* Instructions to follow:
Only the lines below starting at the one containing "36–75 ppb ⇒ 51–100" and ending at the one containing "Breakpoints for CO" belong in the answer, each copied exactly.

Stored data
"""
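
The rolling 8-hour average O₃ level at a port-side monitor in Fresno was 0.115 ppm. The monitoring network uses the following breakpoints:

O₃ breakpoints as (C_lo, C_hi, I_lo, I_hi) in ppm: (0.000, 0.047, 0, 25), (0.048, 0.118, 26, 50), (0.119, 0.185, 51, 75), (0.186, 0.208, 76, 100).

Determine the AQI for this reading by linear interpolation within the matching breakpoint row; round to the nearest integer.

49

O₃ 0.115: bracket 0.048–0.118 → index 26–50; slope 24/0.070, offset 0.067.
AQI = 26 + 24/0.070·0.067 ≈ 48.97 ⇒ 49.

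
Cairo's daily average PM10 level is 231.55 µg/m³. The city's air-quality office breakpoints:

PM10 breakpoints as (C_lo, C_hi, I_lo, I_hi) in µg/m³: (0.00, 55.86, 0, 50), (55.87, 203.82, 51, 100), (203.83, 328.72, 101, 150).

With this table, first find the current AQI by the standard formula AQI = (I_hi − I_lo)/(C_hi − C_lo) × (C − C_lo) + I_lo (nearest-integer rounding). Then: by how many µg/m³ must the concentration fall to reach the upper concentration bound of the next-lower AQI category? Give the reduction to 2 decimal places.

27.73

PM10: row 203.83–328.72 (AQI 101–150). (150−101)·(231.55−203.83)/(328.72−203.83) + 101 = 49·27.72/124.89 + 101 ≈ 111.88 → 112.
Current AQI 112 is in the Unhealthy for Sensitive Groups range (101–150). The next-lower category tops out at AQI 100, whose upper concentration bound is 203.82 µg/m³.
Reduction needed = 231.55 − 203.82 = 27.73 µg/m³.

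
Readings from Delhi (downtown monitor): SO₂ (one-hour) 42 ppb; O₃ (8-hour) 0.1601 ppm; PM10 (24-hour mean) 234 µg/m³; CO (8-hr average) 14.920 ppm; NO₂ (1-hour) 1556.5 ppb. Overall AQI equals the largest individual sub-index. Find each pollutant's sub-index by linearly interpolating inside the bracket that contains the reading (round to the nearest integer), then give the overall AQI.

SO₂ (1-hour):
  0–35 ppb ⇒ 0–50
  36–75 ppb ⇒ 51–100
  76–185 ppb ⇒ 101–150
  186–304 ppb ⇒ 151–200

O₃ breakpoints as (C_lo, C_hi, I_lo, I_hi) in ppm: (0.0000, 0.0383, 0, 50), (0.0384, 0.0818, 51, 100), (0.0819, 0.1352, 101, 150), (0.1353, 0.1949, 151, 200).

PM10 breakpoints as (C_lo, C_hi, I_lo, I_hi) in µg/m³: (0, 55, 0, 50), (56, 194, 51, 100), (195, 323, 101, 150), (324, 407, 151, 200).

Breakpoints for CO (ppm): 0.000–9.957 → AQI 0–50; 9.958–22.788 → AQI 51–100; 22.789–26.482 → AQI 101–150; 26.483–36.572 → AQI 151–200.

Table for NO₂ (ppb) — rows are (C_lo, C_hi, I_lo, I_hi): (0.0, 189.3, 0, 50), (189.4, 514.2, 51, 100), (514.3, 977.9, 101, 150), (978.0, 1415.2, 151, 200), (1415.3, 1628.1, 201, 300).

SO₂: row 36–75 (AQI 51–100). (100−51)·(42−36)/(75−36) + 51 = 49·6/39 + 51 ≈ 58.54 → 59.
O₃: 0.1601 ∈ [0.1353, 0.1949] ↔ index [151, 200].
151 + (0.1601−0.1353)·(200−151)/(0.1949−0.1353) = 151 + 0.0248·49/0.0596 ≈ 171.39, so AQI = 171.
PM10 234: bracket 195–323 → index 101–150; slope 49/128, offset 39.
AQI = 101 + 49/128·39 ≈ 115.93 ⇒ 116.
CO: 14.920 lies in 9.958–22.788, so I_lo=51, I_hi=100, C_lo=9.958, C_hi=22.788.
(100−51)/(22.788−9.958) × (14.920−9.958) + 51 = 49/12.830 × 4.962 + 51 ≈ 69.95 → 70.
NO₂: 1556.5 lies in 1415.3–1628.1, so I_lo=201, I_hi=300, C_lo=1415.3, C_hi=1628.1.
(300−201)/(1628.1−1415.3) × (1556.5−1415.3) + 201 = 99/212.8 × 141.2 + 201 ≈ 266.69 → 267.
Sub-indices: SO₂→59, O₃→171, PM10→116, CO→70, NO₂→267. Overall AQI = max = 267; dominant pollutant is NO₂.

267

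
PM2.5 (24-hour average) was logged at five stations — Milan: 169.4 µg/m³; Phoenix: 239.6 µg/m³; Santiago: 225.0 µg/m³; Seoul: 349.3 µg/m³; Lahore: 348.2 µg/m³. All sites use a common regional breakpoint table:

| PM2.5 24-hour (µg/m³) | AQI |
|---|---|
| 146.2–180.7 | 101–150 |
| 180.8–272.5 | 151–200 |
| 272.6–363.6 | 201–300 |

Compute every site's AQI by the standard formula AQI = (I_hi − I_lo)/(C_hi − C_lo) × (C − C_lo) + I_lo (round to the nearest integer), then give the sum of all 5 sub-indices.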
"""
* Written response:
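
  36–75 ppb ⇒ 51–100
  76–185 ppb ⇒ 101–150
  186–304 ppb ⇒ 151–200

O₃ breakpoints as (C_lo, C_hi, I_lo, I_hi) in ppm: (0.0000, 0.0383, 0, 50), (0.0384, 0.0818, 51, 100), (0.0819, 0.1352, 101, 150), (0.1353, 0.1949, 151, 200).

PM10 breakpoints as (C_lo, C_hi, I_lo, I_hi) in µg/m³: (0, 55, 0, 50), (56, 194, 51, 100), (195, 323, 101, 150), (324, 407, 151, 200).

Breakpoints for CO (ppm): 0.000–9.957 → AQI 0–50; 9.958–22.788 → AQI 51–100; 22.789–26.482 → AQI 101–150; 26.483–36.572 → AQI 151–200.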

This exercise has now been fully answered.